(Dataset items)
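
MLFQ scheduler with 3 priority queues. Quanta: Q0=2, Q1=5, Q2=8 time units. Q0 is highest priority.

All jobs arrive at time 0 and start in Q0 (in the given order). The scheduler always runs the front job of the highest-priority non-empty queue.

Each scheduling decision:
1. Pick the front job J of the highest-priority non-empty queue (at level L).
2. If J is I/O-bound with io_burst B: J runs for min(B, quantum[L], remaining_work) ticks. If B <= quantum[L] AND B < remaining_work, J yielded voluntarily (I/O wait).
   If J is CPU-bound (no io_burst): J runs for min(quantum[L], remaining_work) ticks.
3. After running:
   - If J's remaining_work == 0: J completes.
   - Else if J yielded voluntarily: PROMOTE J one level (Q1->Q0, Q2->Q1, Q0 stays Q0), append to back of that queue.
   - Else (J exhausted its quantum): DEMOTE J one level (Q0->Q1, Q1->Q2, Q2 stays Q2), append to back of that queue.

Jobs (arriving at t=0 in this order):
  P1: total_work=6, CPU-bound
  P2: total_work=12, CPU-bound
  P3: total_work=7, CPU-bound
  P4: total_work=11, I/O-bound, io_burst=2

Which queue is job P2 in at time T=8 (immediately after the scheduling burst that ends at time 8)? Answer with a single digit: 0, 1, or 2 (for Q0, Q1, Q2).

t=0-2: P1@Q0 runs 2, rem=4, quantum used, demote→Q1. Q0=[P2,P3,P4] Q1=[P1] Q2=[]
t=2-4: P2@Q0 runs 2, rem=10, quantum used, demote→Q1. Q0=[P3,P4] Q1=[P1,P2] Q2=[]
t=4-6: P3@Q0 runs 2, rem=5, quantum used, demote→Q1. Q0=[P4] Q1=[P1,P2,P3] Q2=[]
t=6-8: P4@Q0 runs 2, rem=9, I/O yield, promote→Q0. Q0=[P4] Q1=[P1,P2,P3] Q2=[]
t=8-10: P4@Q0 runs 2, rem=7, I/O yield, promote→Q0. Q0=[P4] Q1=[P1,P2,P3] Q2=[]
t=10-12: P4@Q0 runs 2, rem=5, I/O yield, promote→Q0. Q0=[P4] Q1=[P1,P2,P3] Q2=[]
t=12-14: P4@Q0 runs 2, rem=3, I/O yield, promote→Q0. Q0=[P4] Q1=[P1,P2,P3] Q2=[]
t=14-16: P4@Q0 runs 2, rem=1, I/O yield, promote→Q0. Q0=[P4] Q1=[P1,P2,P3] Q2=[]
t=16-17: P4@Q0 runs 1, rem=0, completes. Q0=[] Q1=[P1,P2,P3] Q2=[]
t=17-21: P1@Q1 runs 4, rem=0, completes. Q0=[] Q1=[P2,P3] Q2=[]
t=21-26: P2@Q1 runs 5, rem=5, quantum used, demote→Q2. Q0=[] Q1=[P3] Q2=[P2]
t=26-31: P3@Q1 runs 5, rem=0, completes. Q0=[] Q1=[] Q2=[P2]
t=31-36: P2@Q2 runs 5, rem=0, completes. Q0=[] Q1=[] Q2=[]

Answer: 1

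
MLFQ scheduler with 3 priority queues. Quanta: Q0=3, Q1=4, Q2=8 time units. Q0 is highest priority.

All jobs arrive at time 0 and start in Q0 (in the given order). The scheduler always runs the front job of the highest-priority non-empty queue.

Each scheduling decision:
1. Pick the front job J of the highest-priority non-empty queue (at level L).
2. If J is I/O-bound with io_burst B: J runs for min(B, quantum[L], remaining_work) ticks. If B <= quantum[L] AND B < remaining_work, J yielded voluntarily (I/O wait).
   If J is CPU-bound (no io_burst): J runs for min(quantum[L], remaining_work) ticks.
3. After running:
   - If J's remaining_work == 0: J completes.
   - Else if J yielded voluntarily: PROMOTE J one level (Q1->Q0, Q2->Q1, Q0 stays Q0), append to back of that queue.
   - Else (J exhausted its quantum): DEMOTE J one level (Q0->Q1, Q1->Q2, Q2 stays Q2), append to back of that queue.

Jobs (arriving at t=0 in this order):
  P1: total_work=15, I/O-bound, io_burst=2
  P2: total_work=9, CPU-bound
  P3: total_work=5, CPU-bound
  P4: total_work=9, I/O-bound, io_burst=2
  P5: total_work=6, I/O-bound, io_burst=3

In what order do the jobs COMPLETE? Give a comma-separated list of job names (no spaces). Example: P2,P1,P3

Answer: P5,P4,P1,P3,P2

Derivation:
t=0-2: P1@Q0 runs 2, rem=13, I/O yield, promote→Q0. Q0=[P2,P3,P4,P5,P1] Q1=[] Q2=[]
t=2-5: P2@Q0 runs 3, rem=6, quantum used, demote→Q1. Q0=[P3,P4,P5,P1] Q1=[P2] Q2=[]
t=5-8: P3@Q0 runs 3, rem=2, quantum used, demote→Q1. Q0=[P4,P5,P1] Q1=[P2,P3] Q2=[]
t=8-10: P4@Q0 runs 2, rem=7, I/O yield, promote→Q0. Q0=[P5,P1,P4] Q1=[P2,P3] Q2=[]
t=10-13: P5@Q0 runs 3, rem=3, I/O yield, promote→Q0. Q0=[P1,P4,P5] Q1=[P2,P3] Q2=[]
t=13-15: P1@Q0 runs 2, rem=11, I/O yield, promote→Q0. Q0=[P4,P5,P1] Q1=[P2,P3] Q2=[]
t=15-17: P4@Q0 runs 2, rem=5, I/O yield, promote→Q0. Q0=[P5,P1,P4] Q1=[P2,P3] Q2=[]
t=17-20: P5@Q0 runs 3, rem=0, completes. Q0=[P1,P4] Q1=[P2,P3] Q2=[]
t=20-22: P1@Q0 runs 2, rem=9, I/O yield, promote→Q0. Q0=[P4,P1] Q1=[P2,P3] Q2=[]
t=22-24: P4@Q0 runs 2, rem=3, I/O yield, promote→Q0. Q0=[P1,P4] Q1=[P2,P3] Q2=[]
t=24-26: P1@Q0 runs 2, rem=7, I/O yield, promote→Q0. Q0=[P4,P1] Q1=[P2,P3] Q2=[]
t=26-28: P4@Q0 runs 2, rem=1, I/O yield, promote→Q0. Q0=[P1,P4] Q1=[P2,P3] Q2=[]
t=28-30: P1@Q0 runs 2, rem=5, I/O yield, promote→Q0. Q0=[P4,P1] Q1=[P2,P3] Q2=[]
t=30-31: P4@Q0 runs 1, rem=0, completes. Q0=[P1] Q1=[P2,P3] Q2=[]
t=31-33: P1@Q0 runs 2, rem=3, I/O yield, promote→Q0. Q0=[P1] Q1=[P2,P3] Q2=[]
t=33-35: P1@Q0 runs 2, rem=1, I/O yield, promote→Q0. Q0=[P1] Q1=[P2,P3] Q2=[]
t=35-36: P1@Q0 runs 1, rem=0, completes. Q0=[] Q1=[P2,P3] Q2=[]
t=36-40: P2@Q1 runs 4, rem=2, quantum used, demote→Q2. Q0=[] Q1=[P3] Q2=[P2]
t=40-42: P3@Q1 runs 2, rem=0, completes. Q0=[] Q1=[] Q2=[P2]
t=42-44: P2@Q2 runs 2, rem=0, completes. Q0=[] Q1=[] Q2=[]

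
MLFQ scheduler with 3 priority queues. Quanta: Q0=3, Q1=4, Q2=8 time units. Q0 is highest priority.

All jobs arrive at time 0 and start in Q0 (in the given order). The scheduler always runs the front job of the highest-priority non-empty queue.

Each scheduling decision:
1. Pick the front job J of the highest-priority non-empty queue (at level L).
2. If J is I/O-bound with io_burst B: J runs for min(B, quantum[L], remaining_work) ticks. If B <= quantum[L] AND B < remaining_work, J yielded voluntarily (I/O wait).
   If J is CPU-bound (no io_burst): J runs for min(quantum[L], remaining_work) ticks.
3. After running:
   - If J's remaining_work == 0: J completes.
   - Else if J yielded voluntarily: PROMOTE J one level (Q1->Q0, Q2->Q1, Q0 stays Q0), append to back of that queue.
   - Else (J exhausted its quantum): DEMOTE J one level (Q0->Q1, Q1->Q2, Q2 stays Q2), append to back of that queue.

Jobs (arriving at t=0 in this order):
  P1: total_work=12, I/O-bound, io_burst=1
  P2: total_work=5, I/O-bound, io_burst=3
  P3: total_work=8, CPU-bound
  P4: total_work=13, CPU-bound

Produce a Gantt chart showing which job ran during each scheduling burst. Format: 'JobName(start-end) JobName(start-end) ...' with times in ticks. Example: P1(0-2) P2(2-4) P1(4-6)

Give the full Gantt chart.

Answer: P1(0-1) P2(1-4) P3(4-7) P4(7-10) P1(10-11) P2(11-13) P1(13-14) P1(14-15) P1(15-16) P1(16-17) P1(17-18) P1(18-19) P1(19-20) P1(20-21) P1(21-22) P1(22-23) P3(23-27) P4(27-31) P3(31-32) P4(32-38)

Derivation:
t=0-1: P1@Q0 runs 1, rem=11, I/O yield, promote→Q0. Q0=[P2,P3,P4,P1] Q1=[] Q2=[]
t=1-4: P2@Q0 runs 3, rem=2, I/O yield, promote→Q0. Q0=[P3,P4,P1,P2] Q1=[] Q2=[]
t=4-7: P3@Q0 runs 3, rem=5, quantum used, demote→Q1. Q0=[P4,P1,P2] Q1=[P3] Q2=[]
t=7-10: P4@Q0 runs 3, rem=10, quantum used, demote→Q1. Q0=[P1,P2] Q1=[P3,P4] Q2=[]
t=10-11: P1@Q0 runs 1, rem=10, I/O yield, promote→Q0. Q0=[P2,P1] Q1=[P3,P4] Q2=[]
t=11-13: P2@Q0 runs 2, rem=0, completes. Q0=[P1] Q1=[P3,P4] Q2=[]
t=13-14: P1@Q0 runs 1, rem=9, I/O yield, promote→Q0. Q0=[P1] Q1=[P3,P4] Q2=[]
t=14-15: P1@Q0 runs 1, rem=8, I/O yield, promote→Q0. Q0=[P1] Q1=[P3,P4] Q2=[]
t=15-16: P1@Q0 runs 1, rem=7, I/O yield, promote→Q0. Q0=[P1] Q1=[P3,P4] Q2=[]
t=16-17: P1@Q0 runs 1, rem=6, I/O yield, promote→Q0. Q0=[P1] Q1=[P3,P4] Q2=[]
t=17-18: P1@Q0 runs 1, rem=5, I/O yield, promote→Q0. Q0=[P1] Q1=[P3,P4] Q2=[]
t=18-19: P1@Q0 runs 1, rem=4, I/O yield, promote→Q0. Q0=[P1] Q1=[P3,P4] Q2=[]
t=19-20: P1@Q0 runs 1, rem=3, I/O yield, promote→Q0. Q0=[P1] Q1=[P3,P4] Q2=[]
t=20-21: P1@Q0 runs 1, rem=2, I/O yield, promote→Q0. Q0=[P1] Q1=[P3,P4] Q2=[]
t=21-22: P1@Q0 runs 1, rem=1, I/O yield, promote→Q0. Q0=[P1] Q1=[P3,P4] Q2=[]
t=22-23: P1@Q0 runs 1, rem=0, completes. Q0=[] Q1=[P3,P4] Q2=[]
t=23-27: P3@Q1 runs 4, rem=1, quantum used, demote→Q2. Q0=[] Q1=[P4] Q2=[P3]
t=27-31: P4@Q1 runs 4, rem=6, quantum used, demote→Q2. Q0=[] Q1=[] Q2=[P3,P4]
t=31-32: P3@Q2 runs 1, rem=0, completes. Q0=[] Q1=[] Q2=[P4]
t=32-38: P4@Q2 runs 6, rem=0, completes. Q0=[] Q1=[] Q2=[]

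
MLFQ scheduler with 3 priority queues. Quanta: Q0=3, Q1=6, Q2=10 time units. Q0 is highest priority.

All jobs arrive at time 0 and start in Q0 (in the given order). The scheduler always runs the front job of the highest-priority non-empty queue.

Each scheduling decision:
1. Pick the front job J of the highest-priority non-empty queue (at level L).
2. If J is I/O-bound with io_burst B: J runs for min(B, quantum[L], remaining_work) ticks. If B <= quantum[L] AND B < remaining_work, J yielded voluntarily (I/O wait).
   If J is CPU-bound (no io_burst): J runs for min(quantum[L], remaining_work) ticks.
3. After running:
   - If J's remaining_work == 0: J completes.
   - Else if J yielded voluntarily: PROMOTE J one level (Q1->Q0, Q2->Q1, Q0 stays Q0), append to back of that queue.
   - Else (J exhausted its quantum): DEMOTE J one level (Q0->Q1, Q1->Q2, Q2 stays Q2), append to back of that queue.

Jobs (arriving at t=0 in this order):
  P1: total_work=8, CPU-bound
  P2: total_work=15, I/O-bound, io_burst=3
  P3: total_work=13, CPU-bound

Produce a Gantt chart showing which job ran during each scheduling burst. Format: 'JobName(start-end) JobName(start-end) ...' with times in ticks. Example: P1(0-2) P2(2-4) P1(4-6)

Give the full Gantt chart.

Answer: P1(0-3) P2(3-6) P3(6-9) P2(9-12) P2(12-15) P2(15-18) P2(18-21) P1(21-26) P3(26-32) P3(32-36)

Derivation:
t=0-3: P1@Q0 runs 3, rem=5, quantum used, demote→Q1. Q0=[P2,P3] Q1=[P1] Q2=[]
t=3-6: P2@Q0 runs 3, rem=12, I/O yield, promote→Q0. Q0=[P3,P2] Q1=[P1] Q2=[]
t=6-9: P3@Q0 runs 3, rem=10, quantum used, demote→Q1. Q0=[P2] Q1=[P1,P3] Q2=[]
t=9-12: P2@Q0 runs 3, rem=9, I/O yield, promote→Q0. Q0=[P2] Q1=[P1,P3] Q2=[]
t=12-15: P2@Q0 runs 3, rem=6, I/O yield, promote→Q0. Q0=[P2] Q1=[P1,P3] Q2=[]
t=15-18: P2@Q0 runs 3, rem=3, I/O yield, promote→Q0. Q0=[P2] Q1=[P1,P3] Q2=[]
t=18-21: P2@Q0 runs 3, rem=0, completes. Q0=[] Q1=[P1,P3] Q2=[]
t=21-26: P1@Q1 runs 5, rem=0, completes. Q0=[] Q1=[P3] Q2=[]
t=26-32: P3@Q1 runs 6, rem=4, quantum used, demote→Q2. Q0=[] Q1=[] Q2=[P3]
t=32-36: P3@Q2 runs 4, rem=0, completes. Q0=[] Q1=[] Q2=[]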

Exercise brief
The lines needed are those in the data above that hold the string "MLFQ"; copy each of them.

Result of this exercise
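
MLFQ scheduler with 3 priority queues. Quanta: Q0=2, Q1=5, Q2=8 time units. Q0 is highest priority.
MLFQ scheduler with 3 priority queues. Quanta: Q0=3, Q1=4, Q2=8 time units. Q0 is highest priority.
MLFQ scheduler with 3 priority queues. Quanta: Q0=3, Q1=4, Q2=8 time units. Q0 is highest priority.
MLFQ scheduler with 3 priority queues. Quanta: Q0=3, Q1=6, Q2=10 time units. Q0 is highest priority.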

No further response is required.